PROBLEM TO WORK ON: Write back every record verbatim.

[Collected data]
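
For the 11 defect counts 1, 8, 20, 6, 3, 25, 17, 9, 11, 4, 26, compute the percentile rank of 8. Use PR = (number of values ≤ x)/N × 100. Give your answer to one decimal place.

45.5

N = 11.
Strictly below 8: 4. Equal to 8: 1.
PR = 5/11 × 100 = 45.5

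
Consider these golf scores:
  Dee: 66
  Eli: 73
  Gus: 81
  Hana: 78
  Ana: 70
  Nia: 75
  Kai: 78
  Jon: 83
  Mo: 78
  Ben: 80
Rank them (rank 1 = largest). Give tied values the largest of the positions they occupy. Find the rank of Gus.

2

Sorted (descending): 83, 81, 80, 78, 78, 78, 75, 73, 70, 66
The 3 values of 78 occupy positions 4–6 → each gets rank 6.
Gus has value 81 → rank 2.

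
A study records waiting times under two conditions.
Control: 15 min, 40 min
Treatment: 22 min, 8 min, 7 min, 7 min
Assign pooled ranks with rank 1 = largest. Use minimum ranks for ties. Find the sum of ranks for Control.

4

Sorted (descending): 40, 22, 15, 8, 7, 7
The 2 values of 7 occupy positions 5–6 → each gets rank 5.
Control values → pooled ranks: 15→3, 40→1
Rank sum = 3 + 1 = 4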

SOLVED EXERCISE:
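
For the 11 defect counts 1, 8, 20, 6, 3, 25, 17, 9, 11, 4, 26, compute the percentile rank of 8. Use PR = (number of values ≤ x)/N × 100. Give your answer to one decimal place.

45.5

N = 11.
Strictly below 8: 4. Equal to 8: 1.
PR = 5/11 × 100 = 45.5

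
Consider these golf scores:
  Dee: 66
  Eli: 73
  Gus: 81
  Hana: 78
  Ana: 70
  Nia: 75
  Kai: 78
  Jon: 83
  Mo: 78
  Ben: 80
Rank them (rank 1 = largest). Give tied values the largest of the positions they occupy. Find the rank of Gus.

2

Sorted (descending): 83, 81, 80, 78, 78, 78, 75, 73, 70, 66
The 3 values of 78 occupy positions 4–6 → each gets rank 6.
Gus has value 81 → rank 2.

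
A study records waiting times under two conditions.
Control: 15 min, 40 min
Treatment: 22 min, 8 min, 7 min, 7 min
Assign pooled ranks with rank 1 = largest. Use minimum ranks for ties. Find the sum of ranks for Control.

4

Sorted (descending): 40, 22, 15, 8, 7, 7
The 2 values of 7 occupy positions 5–6 → each gets rank 5.
Control values → pooled ranks: 15→3, 40→1
Rank sum = 3 + 1 = 4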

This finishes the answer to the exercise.